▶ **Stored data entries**
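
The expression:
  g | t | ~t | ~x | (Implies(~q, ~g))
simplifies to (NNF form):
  True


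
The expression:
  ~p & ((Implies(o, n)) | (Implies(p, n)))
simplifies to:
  ~p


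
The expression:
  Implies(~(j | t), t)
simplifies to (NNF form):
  j | t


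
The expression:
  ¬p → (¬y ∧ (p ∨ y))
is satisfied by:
  {p: True}


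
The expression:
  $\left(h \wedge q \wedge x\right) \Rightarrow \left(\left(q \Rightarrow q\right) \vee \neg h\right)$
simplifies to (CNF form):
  $\text{True}$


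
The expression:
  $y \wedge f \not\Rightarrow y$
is never true.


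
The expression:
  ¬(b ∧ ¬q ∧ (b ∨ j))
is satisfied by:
  {q: True, b: False}
  {b: False, q: False}
  {b: True, q: True}


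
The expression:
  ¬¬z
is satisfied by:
  {z: True}


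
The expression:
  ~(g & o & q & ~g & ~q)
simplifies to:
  True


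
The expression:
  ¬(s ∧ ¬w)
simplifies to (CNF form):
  w ∨ ¬s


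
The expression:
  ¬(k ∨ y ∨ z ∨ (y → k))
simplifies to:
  False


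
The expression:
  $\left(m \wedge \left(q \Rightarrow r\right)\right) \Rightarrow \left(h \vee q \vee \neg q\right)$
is always true.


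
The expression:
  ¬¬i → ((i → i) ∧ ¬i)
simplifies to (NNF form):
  ¬i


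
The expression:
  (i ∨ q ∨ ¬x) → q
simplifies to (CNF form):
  (q ∨ x) ∧ (q ∨ ¬i)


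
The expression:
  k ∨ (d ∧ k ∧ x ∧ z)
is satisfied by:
  {k: True}


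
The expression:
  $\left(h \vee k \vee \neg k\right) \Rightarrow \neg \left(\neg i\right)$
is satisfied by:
  {i: True}


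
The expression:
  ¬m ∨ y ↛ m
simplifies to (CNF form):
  ¬m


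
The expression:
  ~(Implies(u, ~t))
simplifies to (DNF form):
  t & u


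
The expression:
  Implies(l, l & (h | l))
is always true.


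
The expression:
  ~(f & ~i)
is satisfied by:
  {i: True, f: False}
  {f: False, i: False}
  {f: True, i: True}


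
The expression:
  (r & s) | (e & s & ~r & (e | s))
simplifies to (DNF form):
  (e & s) | (r & s)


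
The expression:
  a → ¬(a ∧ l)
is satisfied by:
  {l: False, a: False}
  {a: True, l: False}
  {l: True, a: False}


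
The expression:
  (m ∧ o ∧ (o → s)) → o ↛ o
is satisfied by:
  {s: False, m: False, o: False}
  {o: True, s: False, m: False}
  {m: True, s: False, o: False}
  {o: True, m: True, s: False}
  {s: True, o: False, m: False}
  {o: True, s: True, m: False}
  {m: True, s: True, o: False}


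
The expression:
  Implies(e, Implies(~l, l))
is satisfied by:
  {l: True, e: False}
  {e: False, l: False}
  {e: True, l: True}


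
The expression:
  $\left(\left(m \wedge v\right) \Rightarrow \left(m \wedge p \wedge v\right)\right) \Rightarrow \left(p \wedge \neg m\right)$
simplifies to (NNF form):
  $\left(m \vee p\right) \wedge \left(p \vee v\right) \wedge \left(\neg m \vee \neg p\right)$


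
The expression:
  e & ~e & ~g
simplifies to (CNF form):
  False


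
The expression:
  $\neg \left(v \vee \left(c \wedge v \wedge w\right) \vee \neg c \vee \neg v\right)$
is never true.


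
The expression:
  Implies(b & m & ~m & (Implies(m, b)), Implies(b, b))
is always true.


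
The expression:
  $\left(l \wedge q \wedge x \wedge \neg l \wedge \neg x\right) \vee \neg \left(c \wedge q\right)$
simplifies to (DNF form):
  $\neg c \vee \neg q$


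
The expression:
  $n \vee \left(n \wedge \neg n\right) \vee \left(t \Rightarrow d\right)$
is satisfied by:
  {n: True, d: True, t: False}
  {n: True, t: False, d: False}
  {d: True, t: False, n: False}
  {d: False, t: False, n: False}
  {n: True, d: True, t: True}
  {n: True, t: True, d: False}
  {d: True, t: True, n: False}


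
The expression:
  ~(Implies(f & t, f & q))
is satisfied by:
  {t: True, f: True, q: False}


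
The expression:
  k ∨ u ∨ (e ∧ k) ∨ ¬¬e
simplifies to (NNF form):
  e ∨ k ∨ u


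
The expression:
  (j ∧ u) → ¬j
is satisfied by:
  {u: False, j: False}
  {j: True, u: False}
  {u: True, j: False}


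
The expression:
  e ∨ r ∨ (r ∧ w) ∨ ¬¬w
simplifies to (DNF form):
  e ∨ r ∨ w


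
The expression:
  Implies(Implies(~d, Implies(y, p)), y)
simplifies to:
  y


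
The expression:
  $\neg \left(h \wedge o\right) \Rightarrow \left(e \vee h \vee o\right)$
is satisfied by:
  {o: True, e: True, h: True}
  {o: True, e: True, h: False}
  {o: True, h: True, e: False}
  {o: True, h: False, e: False}
  {e: True, h: True, o: False}
  {e: True, h: False, o: False}
  {h: True, e: False, o: False}


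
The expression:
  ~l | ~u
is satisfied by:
  {l: False, u: False}
  {u: True, l: False}
  {l: True, u: False}


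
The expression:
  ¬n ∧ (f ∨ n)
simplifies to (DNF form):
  f ∧ ¬n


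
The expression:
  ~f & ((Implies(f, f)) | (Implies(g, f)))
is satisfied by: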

▶ **Problem to work on**
The records shown above should be given again word for word.

▶ **Task response**
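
The expression:
  g | t | ~t | ~x | (Implies(~q, ~g))
simplifies to (NNF form):
  True


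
The expression:
  ~p & ((Implies(o, n)) | (Implies(p, n)))
simplifies to:
  ~p


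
The expression:
  Implies(~(j | t), t)
simplifies to (NNF form):
  j | t


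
The expression:
  ¬p → (¬y ∧ (p ∨ y))
is satisfied by:
  {p: True}


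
The expression:
  $\left(h \wedge q \wedge x\right) \Rightarrow \left(\left(q \Rightarrow q\right) \vee \neg h\right)$
simplifies to (CNF form):
  $\text{True}$


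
The expression:
  $y \wedge f \not\Rightarrow y$
is never true.


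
The expression:
  ¬(b ∧ ¬q ∧ (b ∨ j))
is satisfied by:
  {q: True, b: False}
  {b: False, q: False}
  {b: True, q: True}


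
The expression:
  ¬¬z
is satisfied by:
  {z: True}


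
The expression:
  ~(g & o & q & ~g & ~q)
simplifies to:
  True


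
The expression:
  ¬(s ∧ ¬w)
simplifies to (CNF form):
  w ∨ ¬s


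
The expression:
  ¬(k ∨ y ∨ z ∨ (y → k))
simplifies to:
  False


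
The expression:
  $\left(m \wedge \left(q \Rightarrow r\right)\right) \Rightarrow \left(h \vee q \vee \neg q\right)$
is always true.


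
The expression:
  ¬¬i → ((i → i) ∧ ¬i)
simplifies to (NNF form):
  ¬i


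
The expression:
  (i ∨ q ∨ ¬x) → q
simplifies to (CNF form):
  (q ∨ x) ∧ (q ∨ ¬i)


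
The expression:
  k ∨ (d ∧ k ∧ x ∧ z)
is satisfied by:
  {k: True}


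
The expression:
  $\left(h \vee k \vee \neg k\right) \Rightarrow \neg \left(\neg i\right)$
is satisfied by:
  {i: True}


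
The expression:
  ¬m ∨ y ↛ m
simplifies to (CNF form):
  ¬m


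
The expression:
  ~(Implies(u, ~t))
simplifies to (DNF form):
  t & u


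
The expression:
  Implies(l, l & (h | l))
is always true.


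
The expression:
  ~(f & ~i)
is satisfied by:
  {i: True, f: False}
  {f: False, i: False}
  {f: True, i: True}


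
The expression:
  (r & s) | (e & s & ~r & (e | s))
simplifies to (DNF form):
  (e & s) | (r & s)


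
The expression:
  a → ¬(a ∧ l)
is satisfied by:
  {l: False, a: False}
  {a: True, l: False}
  {l: True, a: False}


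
The expression:
  (m ∧ o ∧ (o → s)) → o ↛ o
is satisfied by:
  {s: False, m: False, o: False}
  {o: True, s: False, m: False}
  {m: True, s: False, o: False}
  {o: True, m: True, s: False}
  {s: True, o: False, m: False}
  {o: True, s: True, m: False}
  {m: True, s: True, o: False}


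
The expression:
  Implies(e, Implies(~l, l))
is satisfied by:
  {l: True, e: False}
  {e: False, l: False}
  {e: True, l: True}


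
The expression:
  $\left(\left(m \wedge v\right) \Rightarrow \left(m \wedge p \wedge v\right)\right) \Rightarrow \left(p \wedge \neg m\right)$
simplifies to (NNF form):
  $\left(m \vee p\right) \wedge \left(p \vee v\right) \wedge \left(\neg m \vee \neg p\right)$


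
The expression:
  e & ~e & ~g
simplifies to (CNF form):
  False


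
The expression:
  $\neg \left(v \vee \left(c \wedge v \wedge w\right) \vee \neg c \vee \neg v\right)$
is never true.


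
The expression:
  Implies(b & m & ~m & (Implies(m, b)), Implies(b, b))
is always true.


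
The expression:
  $\left(l \wedge q \wedge x \wedge \neg l \wedge \neg x\right) \vee \neg \left(c \wedge q\right)$
simplifies to (DNF form):
  $\neg c \vee \neg q$


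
The expression:
  $n \vee \left(n \wedge \neg n\right) \vee \left(t \Rightarrow d\right)$
is satisfied by:
  {n: True, d: True, t: False}
  {n: True, t: False, d: False}
  {d: True, t: False, n: False}
  {d: False, t: False, n: False}
  {n: True, d: True, t: True}
  {n: True, t: True, d: False}
  {d: True, t: True, n: False}


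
The expression:
  ~(Implies(f & t, f & q))
is satisfied by:
  {t: True, f: True, q: False}


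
The expression:
  k ∨ u ∨ (e ∧ k) ∨ ¬¬e
simplifies to (NNF form):
  e ∨ k ∨ u


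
The expression:
  (j ∧ u) → ¬j
is satisfied by:
  {u: False, j: False}
  {j: True, u: False}
  {u: True, j: False}


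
The expression:
  e ∨ r ∨ (r ∧ w) ∨ ¬¬w
simplifies to (DNF form):
  e ∨ r ∨ w


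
The expression:
  Implies(Implies(~d, Implies(y, p)), y)
simplifies to:
  y


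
The expression:
  $\neg \left(h \wedge o\right) \Rightarrow \left(e \vee h \vee o\right)$
is satisfied by:
  {o: True, e: True, h: True}
  {o: True, e: True, h: False}
  {o: True, h: True, e: False}
  {o: True, h: False, e: False}
  {e: True, h: True, o: False}
  {e: True, h: False, o: False}
  {h: True, e: False, o: False}


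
The expression:
  ~l | ~u
is satisfied by:
  {l: False, u: False}
  {u: True, l: False}
  {l: True, u: False}


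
The expression:
  ¬n ∧ (f ∨ n)
simplifies to (DNF form):
  f ∧ ¬n


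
The expression:
  ~f & ((Implies(f, f)) | (Implies(g, f)))
is satisfied by: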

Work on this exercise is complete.